::: RECORDS SUPPLIED

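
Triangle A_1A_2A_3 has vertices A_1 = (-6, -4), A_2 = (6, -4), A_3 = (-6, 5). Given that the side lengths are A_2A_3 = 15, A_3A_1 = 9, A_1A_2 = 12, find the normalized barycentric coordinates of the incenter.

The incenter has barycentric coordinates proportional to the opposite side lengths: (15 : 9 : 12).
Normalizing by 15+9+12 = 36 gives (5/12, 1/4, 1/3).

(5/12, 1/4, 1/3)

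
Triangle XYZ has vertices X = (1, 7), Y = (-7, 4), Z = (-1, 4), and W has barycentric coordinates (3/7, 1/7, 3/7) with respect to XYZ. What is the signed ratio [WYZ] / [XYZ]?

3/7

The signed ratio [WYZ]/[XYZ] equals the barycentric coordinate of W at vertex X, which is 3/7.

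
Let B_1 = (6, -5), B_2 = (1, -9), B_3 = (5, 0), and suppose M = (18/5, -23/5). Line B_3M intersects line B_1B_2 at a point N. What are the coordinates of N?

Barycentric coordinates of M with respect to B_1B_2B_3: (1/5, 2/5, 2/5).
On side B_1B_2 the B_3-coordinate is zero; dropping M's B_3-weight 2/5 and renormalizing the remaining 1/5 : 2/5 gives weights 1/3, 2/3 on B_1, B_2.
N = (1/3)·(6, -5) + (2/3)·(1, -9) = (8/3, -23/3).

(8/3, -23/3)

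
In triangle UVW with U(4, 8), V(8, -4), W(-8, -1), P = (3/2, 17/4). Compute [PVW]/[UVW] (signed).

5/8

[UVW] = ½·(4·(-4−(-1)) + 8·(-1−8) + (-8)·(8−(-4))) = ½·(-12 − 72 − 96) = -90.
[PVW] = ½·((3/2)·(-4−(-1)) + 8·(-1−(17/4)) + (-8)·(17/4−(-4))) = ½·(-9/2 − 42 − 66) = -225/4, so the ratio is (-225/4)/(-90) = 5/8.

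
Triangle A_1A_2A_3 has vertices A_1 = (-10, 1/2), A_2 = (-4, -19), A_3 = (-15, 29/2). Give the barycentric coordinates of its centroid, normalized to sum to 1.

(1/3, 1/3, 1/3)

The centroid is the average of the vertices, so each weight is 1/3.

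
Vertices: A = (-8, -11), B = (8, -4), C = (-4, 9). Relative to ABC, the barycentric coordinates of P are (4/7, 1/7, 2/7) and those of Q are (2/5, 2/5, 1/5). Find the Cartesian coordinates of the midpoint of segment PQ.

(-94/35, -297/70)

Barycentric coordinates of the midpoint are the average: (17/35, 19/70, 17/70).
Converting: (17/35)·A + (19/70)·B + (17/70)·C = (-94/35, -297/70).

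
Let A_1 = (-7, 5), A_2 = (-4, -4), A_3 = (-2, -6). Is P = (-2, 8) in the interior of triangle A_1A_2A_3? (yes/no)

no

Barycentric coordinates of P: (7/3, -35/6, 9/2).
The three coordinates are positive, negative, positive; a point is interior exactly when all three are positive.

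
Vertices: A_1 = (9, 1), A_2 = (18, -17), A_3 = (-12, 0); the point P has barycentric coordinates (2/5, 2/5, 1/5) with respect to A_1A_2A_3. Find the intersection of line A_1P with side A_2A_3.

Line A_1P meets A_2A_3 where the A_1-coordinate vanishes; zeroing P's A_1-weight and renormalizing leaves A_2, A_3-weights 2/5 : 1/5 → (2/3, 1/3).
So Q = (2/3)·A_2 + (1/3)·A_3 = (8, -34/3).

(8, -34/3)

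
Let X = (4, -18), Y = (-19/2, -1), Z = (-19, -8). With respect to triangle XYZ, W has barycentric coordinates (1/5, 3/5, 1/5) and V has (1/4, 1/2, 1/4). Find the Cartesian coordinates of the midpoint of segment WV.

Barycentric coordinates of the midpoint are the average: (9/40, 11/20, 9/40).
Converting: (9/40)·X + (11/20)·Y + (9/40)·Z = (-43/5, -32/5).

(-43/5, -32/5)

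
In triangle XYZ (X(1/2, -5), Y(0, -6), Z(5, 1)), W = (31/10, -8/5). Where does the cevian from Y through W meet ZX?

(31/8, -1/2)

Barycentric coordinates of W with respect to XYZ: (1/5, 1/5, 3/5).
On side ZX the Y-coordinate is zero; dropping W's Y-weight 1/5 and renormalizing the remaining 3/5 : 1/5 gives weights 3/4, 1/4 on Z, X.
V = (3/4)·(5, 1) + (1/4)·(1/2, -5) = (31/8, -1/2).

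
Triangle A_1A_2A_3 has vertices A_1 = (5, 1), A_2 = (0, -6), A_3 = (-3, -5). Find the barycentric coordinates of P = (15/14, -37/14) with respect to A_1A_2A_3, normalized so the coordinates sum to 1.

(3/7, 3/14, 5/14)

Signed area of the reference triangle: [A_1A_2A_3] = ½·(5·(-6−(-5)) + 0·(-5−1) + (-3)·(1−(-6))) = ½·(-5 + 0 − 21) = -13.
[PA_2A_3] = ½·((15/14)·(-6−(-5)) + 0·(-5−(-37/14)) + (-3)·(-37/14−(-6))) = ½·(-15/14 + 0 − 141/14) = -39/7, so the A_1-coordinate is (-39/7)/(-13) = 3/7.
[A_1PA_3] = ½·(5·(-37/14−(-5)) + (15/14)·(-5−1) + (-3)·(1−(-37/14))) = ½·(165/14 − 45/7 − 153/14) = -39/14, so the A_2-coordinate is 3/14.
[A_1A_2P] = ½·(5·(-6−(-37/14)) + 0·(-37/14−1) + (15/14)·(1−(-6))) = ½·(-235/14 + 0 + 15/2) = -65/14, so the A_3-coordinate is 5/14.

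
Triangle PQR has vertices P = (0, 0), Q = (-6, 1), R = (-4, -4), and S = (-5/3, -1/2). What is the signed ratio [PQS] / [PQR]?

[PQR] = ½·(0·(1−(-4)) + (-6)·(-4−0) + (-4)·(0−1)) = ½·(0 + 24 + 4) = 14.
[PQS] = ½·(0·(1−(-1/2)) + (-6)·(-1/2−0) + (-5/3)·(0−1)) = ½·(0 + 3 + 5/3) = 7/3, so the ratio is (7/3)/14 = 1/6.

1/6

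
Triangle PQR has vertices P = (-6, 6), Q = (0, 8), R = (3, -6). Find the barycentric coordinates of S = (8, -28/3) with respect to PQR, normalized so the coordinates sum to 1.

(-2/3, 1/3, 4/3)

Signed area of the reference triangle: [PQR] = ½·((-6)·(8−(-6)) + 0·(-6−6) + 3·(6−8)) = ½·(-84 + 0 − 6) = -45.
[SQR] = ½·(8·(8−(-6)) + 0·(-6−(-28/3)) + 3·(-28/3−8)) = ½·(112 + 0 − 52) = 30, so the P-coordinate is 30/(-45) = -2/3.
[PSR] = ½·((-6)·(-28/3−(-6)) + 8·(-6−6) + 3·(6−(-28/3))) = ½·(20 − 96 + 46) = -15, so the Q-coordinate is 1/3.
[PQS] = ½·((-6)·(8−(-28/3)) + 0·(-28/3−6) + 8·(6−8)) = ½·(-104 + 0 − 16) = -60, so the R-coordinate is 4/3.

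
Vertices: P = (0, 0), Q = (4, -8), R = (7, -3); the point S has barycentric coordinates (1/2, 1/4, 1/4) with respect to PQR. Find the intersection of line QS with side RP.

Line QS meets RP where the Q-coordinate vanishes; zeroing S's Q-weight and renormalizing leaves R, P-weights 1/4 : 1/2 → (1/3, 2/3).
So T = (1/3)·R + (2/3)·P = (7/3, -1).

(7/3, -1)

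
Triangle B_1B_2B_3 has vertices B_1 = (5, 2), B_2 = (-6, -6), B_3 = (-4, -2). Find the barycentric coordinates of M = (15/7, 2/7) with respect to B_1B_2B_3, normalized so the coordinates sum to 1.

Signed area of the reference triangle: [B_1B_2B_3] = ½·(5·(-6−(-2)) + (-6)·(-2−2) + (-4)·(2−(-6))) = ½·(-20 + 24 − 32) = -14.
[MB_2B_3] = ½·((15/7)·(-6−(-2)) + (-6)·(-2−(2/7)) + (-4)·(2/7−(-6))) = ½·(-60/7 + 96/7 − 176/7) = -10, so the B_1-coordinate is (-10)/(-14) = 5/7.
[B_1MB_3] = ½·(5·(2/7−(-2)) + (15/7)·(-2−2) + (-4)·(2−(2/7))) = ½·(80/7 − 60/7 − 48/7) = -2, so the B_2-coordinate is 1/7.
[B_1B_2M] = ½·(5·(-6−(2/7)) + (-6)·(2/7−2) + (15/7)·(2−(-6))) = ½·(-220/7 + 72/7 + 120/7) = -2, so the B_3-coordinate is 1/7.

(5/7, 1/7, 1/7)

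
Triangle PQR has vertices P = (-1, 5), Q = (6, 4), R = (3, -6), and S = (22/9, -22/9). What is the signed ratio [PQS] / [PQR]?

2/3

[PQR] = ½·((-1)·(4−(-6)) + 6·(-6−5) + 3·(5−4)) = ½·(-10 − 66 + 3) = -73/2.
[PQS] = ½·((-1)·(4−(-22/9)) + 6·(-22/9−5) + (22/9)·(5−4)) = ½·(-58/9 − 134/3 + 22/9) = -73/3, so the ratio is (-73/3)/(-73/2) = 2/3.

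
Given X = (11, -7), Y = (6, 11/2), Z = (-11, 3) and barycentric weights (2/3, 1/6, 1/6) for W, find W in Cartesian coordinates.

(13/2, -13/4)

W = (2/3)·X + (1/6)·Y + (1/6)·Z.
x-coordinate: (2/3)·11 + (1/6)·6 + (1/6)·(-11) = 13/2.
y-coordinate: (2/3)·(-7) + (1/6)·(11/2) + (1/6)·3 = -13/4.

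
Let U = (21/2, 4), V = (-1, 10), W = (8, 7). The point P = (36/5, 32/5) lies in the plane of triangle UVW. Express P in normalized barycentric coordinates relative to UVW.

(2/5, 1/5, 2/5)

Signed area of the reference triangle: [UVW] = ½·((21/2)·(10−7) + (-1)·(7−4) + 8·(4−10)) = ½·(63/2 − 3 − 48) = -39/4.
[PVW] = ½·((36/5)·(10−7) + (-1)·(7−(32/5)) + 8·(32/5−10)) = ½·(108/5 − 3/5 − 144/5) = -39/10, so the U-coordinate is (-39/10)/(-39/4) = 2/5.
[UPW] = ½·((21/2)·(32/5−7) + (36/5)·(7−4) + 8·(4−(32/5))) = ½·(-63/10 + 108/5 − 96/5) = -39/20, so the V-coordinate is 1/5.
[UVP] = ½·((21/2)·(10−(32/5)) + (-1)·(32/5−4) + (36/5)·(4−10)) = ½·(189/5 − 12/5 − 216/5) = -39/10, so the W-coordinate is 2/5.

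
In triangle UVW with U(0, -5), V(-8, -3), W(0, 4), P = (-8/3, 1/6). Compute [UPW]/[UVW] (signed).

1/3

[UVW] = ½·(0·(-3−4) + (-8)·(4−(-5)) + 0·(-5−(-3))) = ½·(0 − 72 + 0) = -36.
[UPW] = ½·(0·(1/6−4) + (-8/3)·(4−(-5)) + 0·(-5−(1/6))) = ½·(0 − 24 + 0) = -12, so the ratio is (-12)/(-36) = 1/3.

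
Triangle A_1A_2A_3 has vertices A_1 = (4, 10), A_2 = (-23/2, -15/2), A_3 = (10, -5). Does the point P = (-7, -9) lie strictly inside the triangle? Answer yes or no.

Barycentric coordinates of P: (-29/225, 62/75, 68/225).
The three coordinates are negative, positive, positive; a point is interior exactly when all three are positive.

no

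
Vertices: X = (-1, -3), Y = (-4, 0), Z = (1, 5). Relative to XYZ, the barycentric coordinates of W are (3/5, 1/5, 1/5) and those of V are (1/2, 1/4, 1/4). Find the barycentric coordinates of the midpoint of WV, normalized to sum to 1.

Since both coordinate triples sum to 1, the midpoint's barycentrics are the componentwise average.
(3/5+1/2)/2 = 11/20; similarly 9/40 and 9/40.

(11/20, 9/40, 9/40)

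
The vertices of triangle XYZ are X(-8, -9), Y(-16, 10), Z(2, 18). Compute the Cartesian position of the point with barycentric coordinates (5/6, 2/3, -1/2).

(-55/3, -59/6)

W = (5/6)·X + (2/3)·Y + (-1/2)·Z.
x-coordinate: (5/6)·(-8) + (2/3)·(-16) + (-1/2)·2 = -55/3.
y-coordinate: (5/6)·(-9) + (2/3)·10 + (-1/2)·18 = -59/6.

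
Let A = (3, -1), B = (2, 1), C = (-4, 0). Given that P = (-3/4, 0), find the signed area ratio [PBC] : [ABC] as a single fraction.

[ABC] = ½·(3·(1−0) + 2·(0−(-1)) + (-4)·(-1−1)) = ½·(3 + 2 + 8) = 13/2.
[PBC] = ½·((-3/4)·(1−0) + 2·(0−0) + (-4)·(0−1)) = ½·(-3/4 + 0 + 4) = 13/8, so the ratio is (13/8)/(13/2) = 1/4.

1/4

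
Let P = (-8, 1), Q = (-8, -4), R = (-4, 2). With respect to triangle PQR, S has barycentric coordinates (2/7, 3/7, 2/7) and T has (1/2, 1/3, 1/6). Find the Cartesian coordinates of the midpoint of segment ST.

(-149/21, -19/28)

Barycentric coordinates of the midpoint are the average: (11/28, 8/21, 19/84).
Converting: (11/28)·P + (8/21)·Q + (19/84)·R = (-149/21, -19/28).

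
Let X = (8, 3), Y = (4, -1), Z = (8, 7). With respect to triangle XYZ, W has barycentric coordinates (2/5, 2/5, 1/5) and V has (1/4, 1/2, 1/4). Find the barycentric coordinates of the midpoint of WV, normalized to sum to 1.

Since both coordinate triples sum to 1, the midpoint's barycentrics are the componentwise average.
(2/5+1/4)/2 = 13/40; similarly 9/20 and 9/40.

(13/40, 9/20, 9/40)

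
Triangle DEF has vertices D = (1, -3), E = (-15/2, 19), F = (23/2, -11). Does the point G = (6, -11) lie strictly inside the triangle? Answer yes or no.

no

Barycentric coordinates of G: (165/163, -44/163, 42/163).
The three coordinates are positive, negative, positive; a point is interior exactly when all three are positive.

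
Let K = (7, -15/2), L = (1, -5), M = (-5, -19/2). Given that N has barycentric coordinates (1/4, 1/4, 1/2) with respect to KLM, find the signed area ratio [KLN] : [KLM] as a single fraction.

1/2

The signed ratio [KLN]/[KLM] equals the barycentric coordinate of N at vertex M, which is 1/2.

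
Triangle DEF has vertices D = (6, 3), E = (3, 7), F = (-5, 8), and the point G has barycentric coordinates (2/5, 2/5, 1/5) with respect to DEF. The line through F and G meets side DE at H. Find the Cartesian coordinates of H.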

::::::

WHAT IS BEING ASKED: Which lines run from the one with "Let K = (7, -15/2), L" through the end of the listing above? Restate them word for word, with nothing else.

WRITTEN SOLUTION:
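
Let K = (7, -15/2), L = (1, -5), M = (-5, -19/2). Given that N has barycentric coordinates (1/4, 1/4, 1/2) with respect to KLM, find the signed area ratio [KLN] : [KLM] as a single fraction.

1/2

The signed ratio [KLN]/[KLM] equals the barycentric coordinate of N at vertex M, which is 1/2.

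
Triangle DEF has vertices D = (6, 3), E = (3, 7), F = (-5, 8), and the point G has barycentric coordinates (2/5, 2/5, 1/5) with respect to DEF. The line through F and G meets side DE at H. Find the Cartesian coordinates of H.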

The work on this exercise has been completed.